(Dataset entries)

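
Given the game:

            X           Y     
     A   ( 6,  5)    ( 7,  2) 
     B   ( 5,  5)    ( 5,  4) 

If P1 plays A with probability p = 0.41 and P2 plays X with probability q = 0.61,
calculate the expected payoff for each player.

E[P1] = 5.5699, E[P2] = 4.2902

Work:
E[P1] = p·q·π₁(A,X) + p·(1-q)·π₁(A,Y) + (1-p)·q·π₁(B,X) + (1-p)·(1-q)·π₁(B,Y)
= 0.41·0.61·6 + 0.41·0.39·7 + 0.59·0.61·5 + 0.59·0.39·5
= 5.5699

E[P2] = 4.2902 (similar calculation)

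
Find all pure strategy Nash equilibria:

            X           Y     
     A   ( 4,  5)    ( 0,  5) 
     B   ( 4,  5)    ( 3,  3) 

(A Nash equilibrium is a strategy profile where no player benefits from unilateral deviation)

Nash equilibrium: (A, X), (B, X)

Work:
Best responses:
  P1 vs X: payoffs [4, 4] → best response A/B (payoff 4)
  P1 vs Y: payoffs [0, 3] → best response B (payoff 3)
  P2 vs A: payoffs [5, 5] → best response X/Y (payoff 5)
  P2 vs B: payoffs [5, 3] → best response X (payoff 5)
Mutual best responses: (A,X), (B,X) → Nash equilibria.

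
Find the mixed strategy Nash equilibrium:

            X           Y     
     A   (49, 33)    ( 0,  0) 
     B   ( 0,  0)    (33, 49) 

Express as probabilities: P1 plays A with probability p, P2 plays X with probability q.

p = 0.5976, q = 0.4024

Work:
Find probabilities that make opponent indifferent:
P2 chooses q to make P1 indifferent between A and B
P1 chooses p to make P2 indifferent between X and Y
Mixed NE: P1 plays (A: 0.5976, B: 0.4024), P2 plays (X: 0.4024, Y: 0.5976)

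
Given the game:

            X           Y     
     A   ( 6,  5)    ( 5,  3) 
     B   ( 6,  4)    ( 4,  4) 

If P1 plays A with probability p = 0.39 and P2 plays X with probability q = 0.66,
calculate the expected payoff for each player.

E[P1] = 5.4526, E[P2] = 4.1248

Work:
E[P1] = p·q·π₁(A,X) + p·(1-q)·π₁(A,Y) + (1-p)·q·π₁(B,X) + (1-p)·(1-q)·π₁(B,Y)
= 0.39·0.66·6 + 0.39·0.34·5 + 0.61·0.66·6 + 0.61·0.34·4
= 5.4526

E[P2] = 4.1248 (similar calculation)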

* * *

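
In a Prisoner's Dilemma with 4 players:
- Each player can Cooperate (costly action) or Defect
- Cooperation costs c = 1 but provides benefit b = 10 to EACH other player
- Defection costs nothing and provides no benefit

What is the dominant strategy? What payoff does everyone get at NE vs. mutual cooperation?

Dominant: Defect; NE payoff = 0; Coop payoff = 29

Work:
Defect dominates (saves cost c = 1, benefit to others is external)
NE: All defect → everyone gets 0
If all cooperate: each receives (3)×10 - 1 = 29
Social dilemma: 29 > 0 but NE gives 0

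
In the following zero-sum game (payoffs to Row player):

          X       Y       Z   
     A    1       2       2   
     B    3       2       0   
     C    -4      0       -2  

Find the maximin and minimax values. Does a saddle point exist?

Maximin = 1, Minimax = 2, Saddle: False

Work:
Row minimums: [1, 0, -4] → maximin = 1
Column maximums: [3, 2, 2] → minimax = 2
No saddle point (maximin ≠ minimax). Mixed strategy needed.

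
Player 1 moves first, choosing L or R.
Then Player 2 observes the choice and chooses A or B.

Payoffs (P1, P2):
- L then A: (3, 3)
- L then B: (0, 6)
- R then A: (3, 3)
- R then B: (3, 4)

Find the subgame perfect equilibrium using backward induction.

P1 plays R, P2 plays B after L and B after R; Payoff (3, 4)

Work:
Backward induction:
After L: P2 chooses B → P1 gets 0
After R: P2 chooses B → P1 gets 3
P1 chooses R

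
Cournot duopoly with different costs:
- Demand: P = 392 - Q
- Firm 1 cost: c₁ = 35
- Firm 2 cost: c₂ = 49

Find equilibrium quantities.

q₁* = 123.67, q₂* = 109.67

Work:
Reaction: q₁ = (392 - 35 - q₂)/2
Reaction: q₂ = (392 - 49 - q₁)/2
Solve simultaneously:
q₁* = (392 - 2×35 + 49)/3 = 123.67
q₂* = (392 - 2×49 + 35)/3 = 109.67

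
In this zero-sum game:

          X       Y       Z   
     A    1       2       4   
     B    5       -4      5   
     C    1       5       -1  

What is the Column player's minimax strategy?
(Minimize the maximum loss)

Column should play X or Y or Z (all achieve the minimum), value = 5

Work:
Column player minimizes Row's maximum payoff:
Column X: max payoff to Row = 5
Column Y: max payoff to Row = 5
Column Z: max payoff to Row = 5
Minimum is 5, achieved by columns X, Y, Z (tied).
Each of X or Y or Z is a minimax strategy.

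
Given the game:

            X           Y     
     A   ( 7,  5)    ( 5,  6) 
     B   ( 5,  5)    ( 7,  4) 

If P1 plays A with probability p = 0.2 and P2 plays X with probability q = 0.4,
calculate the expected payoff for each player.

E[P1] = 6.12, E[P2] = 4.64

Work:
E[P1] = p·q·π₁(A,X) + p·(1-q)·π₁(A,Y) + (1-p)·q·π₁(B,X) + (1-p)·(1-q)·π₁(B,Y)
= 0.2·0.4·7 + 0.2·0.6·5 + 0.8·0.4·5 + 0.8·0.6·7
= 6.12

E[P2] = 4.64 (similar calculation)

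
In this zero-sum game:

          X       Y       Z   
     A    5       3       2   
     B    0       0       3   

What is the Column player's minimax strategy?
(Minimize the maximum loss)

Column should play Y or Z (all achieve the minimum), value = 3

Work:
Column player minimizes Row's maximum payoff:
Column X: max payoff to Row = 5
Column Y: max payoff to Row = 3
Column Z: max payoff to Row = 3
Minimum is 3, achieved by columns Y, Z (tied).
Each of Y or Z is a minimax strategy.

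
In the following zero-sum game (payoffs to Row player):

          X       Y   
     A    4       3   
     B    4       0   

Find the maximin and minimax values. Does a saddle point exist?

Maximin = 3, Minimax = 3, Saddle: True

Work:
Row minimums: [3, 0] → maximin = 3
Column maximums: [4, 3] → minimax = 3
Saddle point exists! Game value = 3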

* * *

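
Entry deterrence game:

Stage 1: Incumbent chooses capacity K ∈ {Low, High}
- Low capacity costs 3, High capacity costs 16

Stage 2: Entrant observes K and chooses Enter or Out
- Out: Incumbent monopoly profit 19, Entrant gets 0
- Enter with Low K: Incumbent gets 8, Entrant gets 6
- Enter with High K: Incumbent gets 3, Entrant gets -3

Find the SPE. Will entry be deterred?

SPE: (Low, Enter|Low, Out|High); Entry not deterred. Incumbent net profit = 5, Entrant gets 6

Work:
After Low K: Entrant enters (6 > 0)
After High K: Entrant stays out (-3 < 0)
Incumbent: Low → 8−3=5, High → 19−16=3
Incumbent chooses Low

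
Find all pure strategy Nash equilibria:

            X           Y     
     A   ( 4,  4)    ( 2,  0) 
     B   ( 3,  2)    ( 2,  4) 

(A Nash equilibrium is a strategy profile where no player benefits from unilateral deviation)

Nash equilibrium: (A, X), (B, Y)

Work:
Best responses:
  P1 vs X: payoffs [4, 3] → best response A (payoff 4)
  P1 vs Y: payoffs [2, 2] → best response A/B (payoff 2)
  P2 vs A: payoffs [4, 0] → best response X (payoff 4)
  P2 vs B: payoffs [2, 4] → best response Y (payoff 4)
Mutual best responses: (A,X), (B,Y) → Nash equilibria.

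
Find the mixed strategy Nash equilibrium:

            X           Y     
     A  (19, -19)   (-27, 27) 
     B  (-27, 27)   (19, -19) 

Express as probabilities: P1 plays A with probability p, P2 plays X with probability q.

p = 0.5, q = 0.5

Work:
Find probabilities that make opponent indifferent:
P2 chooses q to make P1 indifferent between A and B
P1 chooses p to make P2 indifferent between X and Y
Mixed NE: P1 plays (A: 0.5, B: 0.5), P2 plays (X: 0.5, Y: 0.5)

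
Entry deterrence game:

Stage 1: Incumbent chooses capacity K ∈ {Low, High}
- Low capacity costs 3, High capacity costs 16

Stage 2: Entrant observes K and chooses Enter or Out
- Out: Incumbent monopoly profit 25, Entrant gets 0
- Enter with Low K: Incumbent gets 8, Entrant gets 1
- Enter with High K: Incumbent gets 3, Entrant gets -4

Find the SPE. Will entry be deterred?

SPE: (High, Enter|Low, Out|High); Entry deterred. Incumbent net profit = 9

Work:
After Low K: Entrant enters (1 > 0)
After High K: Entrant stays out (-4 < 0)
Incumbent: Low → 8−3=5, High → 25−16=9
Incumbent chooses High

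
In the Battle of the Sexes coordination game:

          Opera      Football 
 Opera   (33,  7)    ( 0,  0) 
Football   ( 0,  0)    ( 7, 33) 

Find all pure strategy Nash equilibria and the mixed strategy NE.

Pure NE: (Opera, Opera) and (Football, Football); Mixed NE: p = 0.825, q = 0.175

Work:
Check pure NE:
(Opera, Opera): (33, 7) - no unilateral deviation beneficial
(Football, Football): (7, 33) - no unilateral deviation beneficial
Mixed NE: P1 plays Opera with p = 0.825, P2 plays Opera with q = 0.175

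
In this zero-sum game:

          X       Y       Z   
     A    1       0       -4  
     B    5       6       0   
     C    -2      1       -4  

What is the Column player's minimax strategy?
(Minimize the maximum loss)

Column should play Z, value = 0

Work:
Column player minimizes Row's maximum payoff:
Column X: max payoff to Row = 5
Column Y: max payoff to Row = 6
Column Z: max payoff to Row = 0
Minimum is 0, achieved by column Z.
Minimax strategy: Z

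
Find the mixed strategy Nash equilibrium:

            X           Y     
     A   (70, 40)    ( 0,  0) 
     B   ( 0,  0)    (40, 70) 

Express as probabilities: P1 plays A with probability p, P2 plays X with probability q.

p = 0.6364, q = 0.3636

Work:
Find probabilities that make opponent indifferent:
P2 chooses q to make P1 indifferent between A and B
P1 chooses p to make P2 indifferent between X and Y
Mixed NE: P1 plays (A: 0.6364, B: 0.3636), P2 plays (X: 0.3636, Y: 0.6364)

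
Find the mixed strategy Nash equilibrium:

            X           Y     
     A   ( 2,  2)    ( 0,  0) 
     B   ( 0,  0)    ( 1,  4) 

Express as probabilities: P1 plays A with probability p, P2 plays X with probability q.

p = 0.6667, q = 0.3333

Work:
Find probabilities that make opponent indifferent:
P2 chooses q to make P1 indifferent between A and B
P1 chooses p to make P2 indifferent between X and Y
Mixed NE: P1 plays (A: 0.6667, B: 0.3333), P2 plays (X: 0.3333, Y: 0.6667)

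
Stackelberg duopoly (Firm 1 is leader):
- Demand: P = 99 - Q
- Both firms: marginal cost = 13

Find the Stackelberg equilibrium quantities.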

● **WORK TO BE COMPLETED**
Working through the records above, copy each line in which "Stackelberg" is found.

● **REPLY TO THE EXERCISE**
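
Stackelberg duopoly (Firm 1 is leader):
Find the Stackelberg equilibrium quantities.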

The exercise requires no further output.